## Exercise brief
Reply with each record repeated exactly.

## The data

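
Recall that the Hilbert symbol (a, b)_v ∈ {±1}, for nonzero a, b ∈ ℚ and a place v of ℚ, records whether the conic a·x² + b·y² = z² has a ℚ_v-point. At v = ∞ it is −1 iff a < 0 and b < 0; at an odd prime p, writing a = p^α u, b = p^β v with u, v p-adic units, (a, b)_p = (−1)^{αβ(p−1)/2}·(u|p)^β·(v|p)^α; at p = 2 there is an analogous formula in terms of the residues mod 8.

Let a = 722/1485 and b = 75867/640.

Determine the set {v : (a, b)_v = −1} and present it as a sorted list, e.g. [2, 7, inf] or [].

Mod squares: a ≡ 330, b ≡ 6270. Check v ∈ {∞, 2, 3, 5, 11, 19}.
v=5: a=5^-1·(≡1), b=5^-1·(≡4) mod 5; (1|5)=+1, (4|5)=+1; (−1)^{-1·-1·2}·(+1)^-1·(+1)^-1 = +1.
v=∞: 330 > 0 and 6270 > 0  ⇒  (a,b)_∞ = +1.
v=11: a=11^-1·(≡6), b=11^3·(≡1) mod 11; (6|11)=-1, (1|11)=+1; (−1)^{-1·3·5}·(-1)^3·(+1)^-1 = +1.
v=19: a=19^2·(≡7), b=19^1·(≡9) mod 19; (7|19)=+1, (9|19)=+1; (−1)^{2·1·9}·(+1)^1·(+1)^2 = +1.
v=3: a=3^-3·(≡2), b=3^1·(≡2) mod 3; (2|3)=-1, (2|3)=-1; (−1)^{-3·1·1}·(-1)^1·(-1)^-3 = -1.
v=2: v_2(a)=1, v_2(b)=-7; units ≡ 5, 7 (mod 8); ε·ε+αω+βω = 0·1+1·0+-7·1 ≡ 1  ⇒  (a,b)_2 = -1.
Ram(330, 6270) = {2, 3}; no ℚ_2-point on the conic.

[2, 3]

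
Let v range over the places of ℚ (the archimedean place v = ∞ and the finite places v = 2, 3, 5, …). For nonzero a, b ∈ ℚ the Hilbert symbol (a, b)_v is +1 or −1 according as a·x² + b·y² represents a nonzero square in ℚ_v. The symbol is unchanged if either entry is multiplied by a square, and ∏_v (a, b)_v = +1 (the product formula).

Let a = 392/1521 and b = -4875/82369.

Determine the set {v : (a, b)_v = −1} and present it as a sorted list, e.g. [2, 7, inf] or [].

Mod squares: a ≡ 2, b ≡ -195. Check v ∈ {∞, 2, 3, 5, 7, 13, 41}.
v=41: a=41^0·(≡16), b=41^-2·(≡21) mod 41; (16|41)=+1, (21|41)=+1; (−1)^{0·-2·20}·(+1)^-2·(+1)^0 = +1.
v=2: v_2(a)=3, v_2(b)=0; units ≡ 1, 5 (mod 8); ε·ε+αω+βω = 0·0+3·1+0·0 ≡ 1  ⇒  (a,b)_2 = -1.
v=3: a=3^-2·(≡2), b=3^1·(≡1) mod 3; (2|3)=-1, (1|3)=+1; (−1)^{-2·1·1}·(-1)^1·(+1)^-2 = -1.
v=13: a=13^-2·(≡6), b=13^1·(≡2) mod 13; (6|13)=-1, (2|13)=-1; (−1)^{-2·1·6}·(-1)^1·(-1)^-2 = -1.
v=7: a=7^2·(≡4), b=7^-2·(≡4) mod 7; (4|7)=+1, (4|7)=+1; (−1)^{2·-2·3}·(+1)^-2·(+1)^2 = +1.
v=∞: 2 > 0 and -195 < 0  ⇒  (a,b)_∞ = +1.
v=5: a=5^0·(≡2), b=5^3·(≡4) mod 5; (2|5)=-1, (4|5)=+1; (−1)^{0·3·2}·(-1)^3·(+1)^0 = -1.
|Ram(2, -195)| = 4, even; anisotropic at {2, 3, 5, 13}.

[2, 3, 5, 13]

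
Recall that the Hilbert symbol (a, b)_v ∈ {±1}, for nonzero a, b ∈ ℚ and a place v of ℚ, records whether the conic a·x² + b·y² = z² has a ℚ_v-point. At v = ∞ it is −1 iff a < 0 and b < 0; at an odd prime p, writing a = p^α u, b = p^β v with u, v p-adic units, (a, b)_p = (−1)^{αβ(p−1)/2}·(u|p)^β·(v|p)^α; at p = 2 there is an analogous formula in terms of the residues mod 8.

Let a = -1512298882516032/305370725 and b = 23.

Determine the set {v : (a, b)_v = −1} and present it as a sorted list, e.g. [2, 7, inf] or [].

Mod squares: a ≡ -847757, b ≡ 23. Check v ∈ {∞, 2, 3, 5, 11, 13, 23, 29, 31, 41, 59}.
v=3: a=3^14·(≡1), b=3^0·(≡2) mod 3; (1|3)=+1, (2|3)=-1; (−1)^{14·0·1}·(+1)^0·(-1)^14 = +1.
v=13: a=13^2·(≡12), b=13^0·(≡10) mod 13; (12|13)=+1, (10|13)=+1; (−1)^{2·0·6}·(+1)^0·(+1)^2 = +1.
v=29: a=29^-1·(≡16), b=29^0·(≡23) mod 29; (16|29)=+1, (23|29)=+1; (−1)^{-1·0·14}·(+1)^0·(+1)^-1 = +1.
v=31: a=31^1·(≡12), b=31^0·(≡23) mod 31; (12|31)=-1, (23|31)=-1; (−1)^{1·0·15}·(-1)^0·(-1)^1 = -1.
v=11: a=11^-2·(≡10), b=11^0·(≡1) mod 11; (10|11)=-1, (1|11)=+1; (−1)^{-2·0·5}·(-1)^0·(+1)^-2 = +1.
v=23: a=23^1·(≡17), b=23^1·(≡1) mod 23; (17|23)=-1, (1|23)=+1; (−1)^{1·1·11}·(-1)^1·(+1)^1 = +1.
v=41: a=41^1·(≡30), b=41^0·(≡23) mod 41; (30|41)=-1, (23|41)=+1; (−1)^{1·0·20}·(-1)^0·(+1)^1 = +1.
v=59: a=59^-2·(≡2), b=59^0·(≡23) mod 59; (2|59)=-1, (23|59)=-1; (−1)^{-2·0·29}·(-1)^0·(-1)^-2 = +1.
v=2: v_2(a)=6, v_2(b)=0; units ≡ 3, 7 (mod 8); ε·ε+αω+βω = 1·1+6·0+0·1 ≡ 1  ⇒  (a,b)_2 = -1.
v=5: a=5^-2·(≡2), b=5^0·(≡3) mod 5; (2|5)=-1, (3|5)=-1; (−1)^{-2·0·2}·(-1)^0·(-1)^-2 = +1.
v=∞: -847757 < 0 and 23 > 0  ⇒  (a,b)_∞ = +1.
|Ram(-847757, 23)| = 2, even; anisotropic at {2, 31}.

[2, 31]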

## Output of the exercise
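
Recall that the Hilbert symbol (a, b)_v ∈ {±1}, for nonzero a, b ∈ ℚ and a place v of ℚ, records whether the conic a·x² + b·y² = z² has a ℚ_v-point. At v = ∞ it is −1 iff a < 0 and b < 0; at an odd prime p, writing a = p^α u, b = p^β v with u, v p-adic units, (a, b)_p = (−1)^{αβ(p−1)/2}·(u|p)^β·(v|p)^α; at p = 2 there is an analogous formula in terms of the residues mod 8.

Let a = 722/1485 and b = 75867/640.

Determine the set {v : (a, b)_v = −1} and present it as a sorted list, e.g. [2, 7, inf] or [].

Mod squares: a ≡ 330, b ≡ 6270. Check v ∈ {∞, 2, 3, 5, 11, 19}.
v=5: a=5^-1·(≡1), b=5^-1·(≡4) mod 5; (1|5)=+1, (4|5)=+1; (−1)^{-1·-1·2}·(+1)^-1·(+1)^-1 = +1.
v=∞: 330 > 0 and 6270 > 0  ⇒  (a,b)_∞ = +1.
v=11: a=11^-1·(≡6), b=11^3·(≡1) mod 11; (6|11)=-1, (1|11)=+1; (−1)^{-1·3·5}·(-1)^3·(+1)^-1 = +1.
v=19: a=19^2·(≡7), b=19^1·(≡9) mod 19; (7|19)=+1, (9|19)=+1; (−1)^{2·1·9}·(+1)^1·(+1)^2 = +1.
v=3: a=3^-3·(≡2), b=3^1·(≡2) mod 3; (2|3)=-1, (2|3)=-1; (−1)^{-3·1·1}·(-1)^1·(-1)^-3 = -1.
v=2: v_2(a)=1, v_2(b)=-7; units ≡ 5, 7 (mod 8); ε·ε+αω+βω = 0·1+1·0+-7·1 ≡ 1  ⇒  (a,b)_2 = -1.
Ram(330, 6270) = {2, 3}; no ℚ_2-point on the conic.

[2, 3]

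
Let v range over the places of ℚ (the archimedean place v = ∞ and the finite places v = 2, 3, 5, …). For nonzero a, b ∈ ℚ the Hilbert symbol (a, b)_v is +1 or −1 according as a·x² + b·y² represents a nonzero square in ℚ_v. The symbol is unchanged if either entry is multiplied by a square, and ∏_v (a, b)_v = +1 (the product formula).

Let a = 392/1521 and b = -4875/82369.

Determine the set {v : (a, b)_v = −1} and present it as a sorted list, e.g. [2, 7, inf] or [].

Mod squares: a ≡ 2, b ≡ -195. Check v ∈ {∞, 2, 3, 5, 7, 13, 41}.
v=41: a=41^0·(≡16), b=41^-2·(≡21) mod 41; (16|41)=+1, (21|41)=+1; (−1)^{0·-2·20}·(+1)^-2·(+1)^0 = +1.
v=2: v_2(a)=3, v_2(b)=0; units ≡ 1, 5 (mod 8); ε·ε+αω+βω = 0·0+3·1+0·0 ≡ 1  ⇒  (a,b)_2 = -1.
v=3: a=3^-2·(≡2), b=3^1·(≡1) mod 3; (2|3)=-1, (1|3)=+1; (−1)^{-2·1·1}·(-1)^1·(+1)^-2 = -1.
v=13: a=13^-2·(≡6), b=13^1·(≡2) mod 13; (6|13)=-1, (2|13)=-1; (−1)^{-2·1·6}·(-1)^1·(-1)^-2 = -1.
v=7: a=7^2·(≡4), b=7^-2·(≡4) mod 7; (4|7)=+1, (4|7)=+1; (−1)^{2·-2·3}·(+1)^-2·(+1)^2 = +1.
v=∞: 2 > 0 and -195 < 0  ⇒  (a,b)_∞ = +1.
v=5: a=5^0·(≡2), b=5^3·(≡4) mod 5; (2|5)=-1, (4|5)=+1; (−1)^{0·3·2}·(-1)^3·(+1)^0 = -1.
|Ram(2, -195)| = 4, even; anisotropic at {2, 3, 5, 13}.

[2, 3, 5, 13]

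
Recall that the Hilbert symbol (a, b)_v ∈ {±1}, for nonzero a, b ∈ ℚ and a place v of ℚ, records whether the conic a·x² + b·y² = z² has a ℚ_v-point. At v = ∞ it is −1 iff a < 0 and b < 0; at an odd prime p, writing a = p^α u, b = p^β v with u, v p-adic units, (a, b)_p = (−1)^{αβ(p−1)/2}·(u|p)^β·(v|p)^α; at p = 2 there is an analogous formula in terms of the residues mod 8.

Let a = -1512298882516032/305370725 and b = 23.

Determine the set {v : (a, b)_v = −1} and present it as a sorted list, e.g. [2, 7, inf] or [].

Mod squares: a ≡ -847757, b ≡ 23. Check v ∈ {∞, 2, 3, 5, 11, 13, 23, 29, 31, 41, 59}.
v=3: a=3^14·(≡1), b=3^0·(≡2) mod 3; (1|3)=+1, (2|3)=-1; (−1)^{14·0·1}·(+1)^0·(-1)^14 = +1.
v=13: a=13^2·(≡12), b=13^0·(≡10) mod 13; (12|13)=+1, (10|13)=+1; (−1)^{2·0·6}·(+1)^0·(+1)^2 = +1.
v=29: a=29^-1·(≡16), b=29^0·(≡23) mod 29; (16|29)=+1, (23|29)=+1; (−1)^{-1·0·14}·(+1)^0·(+1)^-1 = +1.
v=31: a=31^1·(≡12), b=31^0·(≡23) mod 31; (12|31)=-1, (23|31)=-1; (−1)^{1·0·15}·(-1)^0·(-1)^1 = -1.
v=11: a=11^-2·(≡10), b=11^0·(≡1) mod 11; (10|11)=-1, (1|11)=+1; (−1)^{-2·0·5}·(-1)^0·(+1)^-2 = +1.
v=23: a=23^1·(≡17), b=23^1·(≡1) mod 23; (17|23)=-1, (1|23)=+1; (−1)^{1·1·11}·(-1)^1·(+1)^1 = +1.
v=41: a=41^1·(≡30), b=41^0·(≡23) mod 41; (30|41)=-1, (23|41)=+1; (−1)^{1·0·20}·(-1)^0·(+1)^1 = +1.
v=59: a=59^-2·(≡2), b=59^0·(≡23) mod 59; (2|59)=-1, (23|59)=-1; (−1)^{-2·0·29}·(-1)^0·(-1)^-2 = +1.
v=2: v_2(a)=6, v_2(b)=0; units ≡ 3, 7 (mod 8); ε·ε+αω+βω = 1·1+6·0+0·1 ≡ 1  ⇒  (a,b)_2 = -1.
v=5: a=5^-2·(≡2), b=5^0·(≡3) mod 5; (2|5)=-1, (3|5)=-1; (−1)^{-2·0·2}·(-1)^0·(-1)^-2 = +1.
v=∞: -847757 < 0 and 23 > 0  ⇒  (a,b)_∞ = +1.
|Ram(-847757, 23)| = 2, even; anisotropic at {2, 31}.

[2, 31]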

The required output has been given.